Word for word, restate every record.
· · · · ·
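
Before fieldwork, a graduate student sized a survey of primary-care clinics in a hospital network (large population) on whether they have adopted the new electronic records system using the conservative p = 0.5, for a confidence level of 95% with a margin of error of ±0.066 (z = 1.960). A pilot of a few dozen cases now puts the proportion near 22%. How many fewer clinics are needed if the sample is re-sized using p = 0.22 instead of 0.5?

69

Conservative (p = 0.5): n = 1.960² × 0.25 / 0.066² ≈ 220.48 → 221.
Using p = 0.22: p(1−p) = 0.1716, so n = 1.960² × 0.1716 / 0.066² ≈ 151.34 → 152.
Reduction: 221 − 152 = 69.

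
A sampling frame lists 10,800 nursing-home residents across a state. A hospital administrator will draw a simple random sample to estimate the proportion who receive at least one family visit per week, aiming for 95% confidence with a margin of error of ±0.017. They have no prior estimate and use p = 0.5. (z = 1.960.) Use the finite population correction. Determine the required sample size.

Unadjusted: n₀ = 1.960² × 0.50 × 0.50 / 0.017² ≈ 3323.18, so n₀ = 3324.
Finite population correction with N = 10,800: n = n₀ / (1 + (n₀−1)/N) = 3324 / (1 + 3323/10800) = 3324 / 1.3077 ≈ 2541.90.
Rounding up, n = 2542.

2542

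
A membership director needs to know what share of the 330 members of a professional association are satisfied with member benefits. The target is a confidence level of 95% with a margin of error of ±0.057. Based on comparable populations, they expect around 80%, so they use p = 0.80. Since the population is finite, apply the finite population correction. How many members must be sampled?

121

For 95% confidence, z = 1.960.
Unadjusted: n₀ = 1.960² × 0.80 × 0.20 / 0.057² ≈ 189.18, so n₀ = 190.
Finite population correction with N = 330: n = n₀ / (1 + (n₀−1)/N) = 190 / (1 + 189/330) = 190 / 1.5727 ≈ 120.81.
Rounding up, n = 121.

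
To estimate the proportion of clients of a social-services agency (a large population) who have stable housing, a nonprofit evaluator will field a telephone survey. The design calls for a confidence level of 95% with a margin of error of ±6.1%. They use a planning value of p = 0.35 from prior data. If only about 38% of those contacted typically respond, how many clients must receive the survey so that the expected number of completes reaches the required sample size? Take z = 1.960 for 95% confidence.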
· · · · ·
# RESULT FOR THIS EXERCISE
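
Before fieldwork, a graduate student sized a survey of primary-care clinics in a hospital network (large population) on whether they have adopted the new electronic records system using the conservative p = 0.5, for a confidence level of 95% with a margin of error of ±0.066 (z = 1.960). A pilot of a few dozen cases now puts the proportion near 22%. How many fewer clinics are needed if the sample is re-sized using p = 0.22 instead of 0.5?

69

Conservative (p = 0.5): n = 1.960² × 0.25 / 0.066² ≈ 220.48 → 221.
Using p = 0.22: p(1−p) = 0.1716, so n = 1.960² × 0.1716 / 0.066² ≈ 151.34 → 152.
Reduction: 221 − 152 = 69.

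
A sampling frame lists 10,800 nursing-home residents across a state. A hospital administrator will draw a simple random sample to estimate the proportion who receive at least one family visit per week, aiming for 95% confidence with a margin of error of ±0.017. They have no prior estimate and use p = 0.5. (z = 1.960.) Use the finite population correction. Determine the required sample size.

Unadjusted: n₀ = 1.960² × 0.50 × 0.50 / 0.017² ≈ 3323.18, so n₀ = 3324.
Finite population correction with N = 10,800: n = n₀ / (1 + (n₀−1)/N) = 3324 / (1 + 3323/10800) = 3324 / 1.3077 ≈ 2541.90.
Rounding up, n = 2542.

2542

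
A membership director needs to know what share of the 330 members of a professional association are satisfied with member benefits. The target is a confidence level of 95% with a margin of error of ±0.057. Based on comparable populations, they expect around 80%, so they use p = 0.80. Since the population is finite, apply the finite population correction. How many members must be sampled?

121

For 95% confidence, z = 1.960.
Unadjusted: n₀ = 1.960² × 0.80 × 0.20 / 0.057² ≈ 189.18, so n₀ = 190.
Finite population correction with N = 330: n = n₀ / (1 + (n₀−1)/N) = 190 / (1 + 189/330) = 190 / 1.5727 ≈ 120.81.
Rounding up, n = 121.

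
To estimate the proportion of clients of a social-services agency (a large population) who have stable housing, a nonprofit evaluator will field a telephone survey. The design calls for a confidence level of 95% with a margin of error of ±6.1%. They use a planning value of p = 0.35 from prior data. If only about 38% of those contacted typically respond, how many clients must receive the survey so that the expected number of completes reaches the required sample size? Take z = 1.960 for 95% confidence.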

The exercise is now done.